TASK OBJECTIVE
For the listing that follows, give again exactly the lines from the one with "The Caregiver Credit is $1,100." to the one with "Filers may claim a Low-Income", including both.

DATA EXCERPTS
= Beginning of Section =

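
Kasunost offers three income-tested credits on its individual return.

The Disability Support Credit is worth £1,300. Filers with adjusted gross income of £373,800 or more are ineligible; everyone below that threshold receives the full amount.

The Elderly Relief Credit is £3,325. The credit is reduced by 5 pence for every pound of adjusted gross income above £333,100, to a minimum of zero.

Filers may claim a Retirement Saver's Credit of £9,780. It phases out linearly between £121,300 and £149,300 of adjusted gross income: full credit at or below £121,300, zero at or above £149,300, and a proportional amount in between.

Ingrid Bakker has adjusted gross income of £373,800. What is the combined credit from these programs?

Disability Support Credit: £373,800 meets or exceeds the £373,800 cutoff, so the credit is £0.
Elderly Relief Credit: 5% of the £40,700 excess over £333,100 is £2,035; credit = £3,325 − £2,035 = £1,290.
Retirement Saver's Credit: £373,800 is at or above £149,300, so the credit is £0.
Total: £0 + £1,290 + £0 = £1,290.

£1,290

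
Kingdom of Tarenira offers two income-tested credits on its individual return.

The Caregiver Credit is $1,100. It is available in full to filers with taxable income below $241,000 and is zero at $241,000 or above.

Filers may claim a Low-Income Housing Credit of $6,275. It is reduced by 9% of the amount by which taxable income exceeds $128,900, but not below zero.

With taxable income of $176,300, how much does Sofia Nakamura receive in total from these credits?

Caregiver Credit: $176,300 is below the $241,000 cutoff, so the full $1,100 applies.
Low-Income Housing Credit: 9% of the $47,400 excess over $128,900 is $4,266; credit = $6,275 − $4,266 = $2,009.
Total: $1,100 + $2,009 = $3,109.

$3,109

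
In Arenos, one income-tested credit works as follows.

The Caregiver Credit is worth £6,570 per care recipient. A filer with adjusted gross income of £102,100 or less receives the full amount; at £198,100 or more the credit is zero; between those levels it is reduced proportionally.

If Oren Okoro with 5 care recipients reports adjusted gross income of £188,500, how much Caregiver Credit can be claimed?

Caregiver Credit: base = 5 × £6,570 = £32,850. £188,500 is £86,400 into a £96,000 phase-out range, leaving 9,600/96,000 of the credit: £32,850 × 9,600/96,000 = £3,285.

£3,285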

= End of Section =

EXERCISE RESULT
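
The Caregiver Credit is $1,100. It is available in full to filers with taxable income below $241,000 and is zero at $241,000 or above.

Filers may claim a Low-Income Housing Credit of $6,275. It is reduced by 9% of the amount by which taxable income exceeds $128,900, but not below zero.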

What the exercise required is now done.